Records from a data collection:
= = = = =

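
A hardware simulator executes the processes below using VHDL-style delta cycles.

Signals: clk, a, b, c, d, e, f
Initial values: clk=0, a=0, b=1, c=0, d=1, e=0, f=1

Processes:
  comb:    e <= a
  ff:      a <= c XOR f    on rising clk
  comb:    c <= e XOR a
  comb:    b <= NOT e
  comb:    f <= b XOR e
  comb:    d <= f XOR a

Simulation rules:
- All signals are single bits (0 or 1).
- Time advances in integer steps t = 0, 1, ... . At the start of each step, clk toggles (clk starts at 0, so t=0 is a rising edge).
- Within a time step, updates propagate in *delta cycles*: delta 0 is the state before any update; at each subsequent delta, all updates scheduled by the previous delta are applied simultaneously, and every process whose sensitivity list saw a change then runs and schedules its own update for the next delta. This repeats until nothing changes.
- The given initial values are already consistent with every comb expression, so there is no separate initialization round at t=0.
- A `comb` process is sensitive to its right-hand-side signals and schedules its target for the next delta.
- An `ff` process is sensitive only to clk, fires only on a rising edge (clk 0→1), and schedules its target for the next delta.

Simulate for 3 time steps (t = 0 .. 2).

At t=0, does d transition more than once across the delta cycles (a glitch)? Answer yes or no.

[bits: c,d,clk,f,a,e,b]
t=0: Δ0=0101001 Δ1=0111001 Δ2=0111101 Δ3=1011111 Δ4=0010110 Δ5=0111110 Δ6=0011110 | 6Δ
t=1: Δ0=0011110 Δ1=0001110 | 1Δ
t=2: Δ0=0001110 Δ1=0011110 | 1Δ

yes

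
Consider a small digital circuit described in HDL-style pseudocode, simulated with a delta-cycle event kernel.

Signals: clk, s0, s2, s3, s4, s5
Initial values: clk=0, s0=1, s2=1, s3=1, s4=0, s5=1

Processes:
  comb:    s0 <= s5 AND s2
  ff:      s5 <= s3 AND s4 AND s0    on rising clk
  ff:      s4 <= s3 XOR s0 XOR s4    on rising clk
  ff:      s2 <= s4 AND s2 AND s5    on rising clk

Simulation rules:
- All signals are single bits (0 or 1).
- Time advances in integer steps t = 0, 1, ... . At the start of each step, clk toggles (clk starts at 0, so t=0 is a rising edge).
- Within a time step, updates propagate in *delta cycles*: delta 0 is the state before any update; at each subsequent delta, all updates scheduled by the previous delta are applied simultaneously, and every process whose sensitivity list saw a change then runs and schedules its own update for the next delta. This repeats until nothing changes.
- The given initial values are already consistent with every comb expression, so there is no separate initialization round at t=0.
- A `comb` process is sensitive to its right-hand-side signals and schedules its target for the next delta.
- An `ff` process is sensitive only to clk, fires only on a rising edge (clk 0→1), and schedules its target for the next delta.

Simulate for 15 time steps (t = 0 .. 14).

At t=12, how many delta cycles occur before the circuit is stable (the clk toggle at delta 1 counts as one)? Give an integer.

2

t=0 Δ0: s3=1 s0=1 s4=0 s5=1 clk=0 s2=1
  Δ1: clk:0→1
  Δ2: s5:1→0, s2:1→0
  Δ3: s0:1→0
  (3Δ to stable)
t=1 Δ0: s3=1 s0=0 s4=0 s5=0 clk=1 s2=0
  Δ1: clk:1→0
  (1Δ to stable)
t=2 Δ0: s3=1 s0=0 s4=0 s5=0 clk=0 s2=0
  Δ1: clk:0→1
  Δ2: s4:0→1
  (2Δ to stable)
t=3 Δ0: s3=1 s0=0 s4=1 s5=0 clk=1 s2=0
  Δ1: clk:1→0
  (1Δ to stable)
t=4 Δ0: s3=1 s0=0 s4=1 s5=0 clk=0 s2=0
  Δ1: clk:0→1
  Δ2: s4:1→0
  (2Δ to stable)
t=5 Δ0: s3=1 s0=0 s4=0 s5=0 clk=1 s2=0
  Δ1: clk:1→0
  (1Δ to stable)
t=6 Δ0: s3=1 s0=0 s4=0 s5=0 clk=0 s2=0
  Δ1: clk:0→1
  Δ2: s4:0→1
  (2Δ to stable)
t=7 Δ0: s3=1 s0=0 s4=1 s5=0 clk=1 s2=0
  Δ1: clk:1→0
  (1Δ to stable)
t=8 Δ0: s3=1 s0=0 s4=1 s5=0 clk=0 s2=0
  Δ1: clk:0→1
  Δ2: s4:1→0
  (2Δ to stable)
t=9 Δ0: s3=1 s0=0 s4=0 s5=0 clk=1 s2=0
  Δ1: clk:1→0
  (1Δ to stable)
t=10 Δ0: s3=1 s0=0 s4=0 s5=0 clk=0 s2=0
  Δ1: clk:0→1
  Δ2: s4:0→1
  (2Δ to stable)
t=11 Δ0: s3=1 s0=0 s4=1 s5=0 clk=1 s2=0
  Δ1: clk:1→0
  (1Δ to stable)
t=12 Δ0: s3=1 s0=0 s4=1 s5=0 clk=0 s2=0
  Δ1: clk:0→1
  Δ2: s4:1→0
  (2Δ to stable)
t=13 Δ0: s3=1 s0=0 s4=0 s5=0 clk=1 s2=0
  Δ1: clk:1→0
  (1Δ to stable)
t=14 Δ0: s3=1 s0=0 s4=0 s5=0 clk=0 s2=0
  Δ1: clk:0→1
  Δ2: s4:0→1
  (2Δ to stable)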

= = = = =

* WHAT IS BEING ASKED
Send back, unchanged, every line of the records from the one with "At t=12, how" through the last.

* ANSWER FOR THE TASK
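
At t=12, how many delta cycles occur before the circuit is stable (the clk toggle at delta 1 counts as one)? Give an integer.

2

t=0 Δ0: s3=1 s0=1 s4=0 s5=1 clk=0 s2=1
  Δ1: clk:0→1
  Δ2: s5:1→0, s2:1→0
  Δ3: s0:1→0
  (3Δ to stable)
t=1 Δ0: s3=1 s0=0 s4=0 s5=0 clk=1 s2=0
  Δ1: clk:1→0
  (1Δ to stable)
t=2 Δ0: s3=1 s0=0 s4=0 s5=0 clk=0 s2=0
  Δ1: clk:0→1
  Δ2: s4:0→1
  (2Δ to stable)
t=3 Δ0: s3=1 s0=0 s4=1 s5=0 clk=1 s2=0
  Δ1: clk:1→0
  (1Δ to stable)
t=4 Δ0: s3=1 s0=0 s4=1 s5=0 clk=0 s2=0
  Δ1: clk:0→1
  Δ2: s4:1→0
  (2Δ to stable)
t=5 Δ0: s3=1 s0=0 s4=0 s5=0 clk=1 s2=0
  Δ1: clk:1→0
  (1Δ to stable)
t=6 Δ0: s3=1 s0=0 s4=0 s5=0 clk=0 s2=0
  Δ1: clk:0→1
  Δ2: s4:0→1
  (2Δ to stable)
t=7 Δ0: s3=1 s0=0 s4=1 s5=0 clk=1 s2=0
  Δ1: clk:1→0
  (1Δ to stable)
t=8 Δ0: s3=1 s0=0 s4=1 s5=0 clk=0 s2=0
  Δ1: clk:0→1
  Δ2: s4:1→0
  (2Δ to stable)
t=9 Δ0: s3=1 s0=0 s4=0 s5=0 clk=1 s2=0
  Δ1: clk:1→0
  (1Δ to stable)
t=10 Δ0: s3=1 s0=0 s4=0 s5=0 clk=0 s2=0
  Δ1: clk:0→1
  Δ2: s4:0→1
  (2Δ to stable)
t=11 Δ0: s3=1 s0=0 s4=1 s5=0 clk=1 s2=0
  Δ1: clk:1→0
  (1Δ to stable)
t=12 Δ0: s3=1 s0=0 s4=1 s5=0 clk=0 s2=0
  Δ1: clk:0→1
  Δ2: s4:1→0
  (2Δ to stable)
t=13 Δ0: s3=1 s0=0 s4=0 s5=0 clk=1 s2=0
  Δ1: clk:1→0
  (1Δ to stable)
t=14 Δ0: s3=1 s0=0 s4=0 s5=0 clk=0 s2=0
  Δ1: clk:0→1
  Δ2: s4:0→1
  (2Δ to stable)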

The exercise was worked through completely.